▶ Your goal
The entries that follow include a run beginning at the line with "A courier chooses" and ending at the line with "(Route 2, S1) → -11"; restate that run word for word and leave the rest out.
*** Opening Record extracts ***
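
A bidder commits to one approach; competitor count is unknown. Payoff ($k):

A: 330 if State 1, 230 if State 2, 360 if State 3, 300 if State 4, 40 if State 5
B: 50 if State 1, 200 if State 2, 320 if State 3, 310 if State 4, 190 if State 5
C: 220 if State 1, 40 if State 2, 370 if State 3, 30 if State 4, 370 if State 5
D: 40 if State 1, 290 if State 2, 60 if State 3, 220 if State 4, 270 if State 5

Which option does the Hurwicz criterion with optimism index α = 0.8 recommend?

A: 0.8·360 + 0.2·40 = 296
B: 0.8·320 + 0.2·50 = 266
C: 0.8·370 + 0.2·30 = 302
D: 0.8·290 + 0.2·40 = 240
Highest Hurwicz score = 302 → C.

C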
*** Closing Record extracts ***
*** Opening Record extracts ***
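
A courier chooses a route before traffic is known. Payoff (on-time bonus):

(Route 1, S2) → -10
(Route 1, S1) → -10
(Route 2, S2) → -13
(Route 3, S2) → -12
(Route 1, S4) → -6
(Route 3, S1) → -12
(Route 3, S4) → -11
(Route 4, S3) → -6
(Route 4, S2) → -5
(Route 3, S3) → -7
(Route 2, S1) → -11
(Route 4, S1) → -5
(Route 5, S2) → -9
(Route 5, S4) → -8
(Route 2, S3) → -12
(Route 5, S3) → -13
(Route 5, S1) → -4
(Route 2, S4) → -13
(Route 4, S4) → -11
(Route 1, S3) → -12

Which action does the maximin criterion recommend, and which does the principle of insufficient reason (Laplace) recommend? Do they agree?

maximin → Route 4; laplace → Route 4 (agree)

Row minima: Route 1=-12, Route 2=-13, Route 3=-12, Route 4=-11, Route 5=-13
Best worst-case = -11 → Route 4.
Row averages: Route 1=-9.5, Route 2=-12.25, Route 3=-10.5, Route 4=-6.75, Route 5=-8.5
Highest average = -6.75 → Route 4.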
*** Closing Record extracts ***
▶ Task output
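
A courier chooses a route before traffic is known. Payoff (on-time bonus):

(Route 1, S2) → -10
(Route 1, S1) → -10
(Route 2, S2) → -13
(Route 3, S2) → -12
(Route 1, S4) → -6
(Route 3, S1) → -12
(Route 3, S4) → -11
(Route 4, S3) → -6
(Route 4, S2) → -5
(Route 3, S3) → -7
(Route 2, S1) → -11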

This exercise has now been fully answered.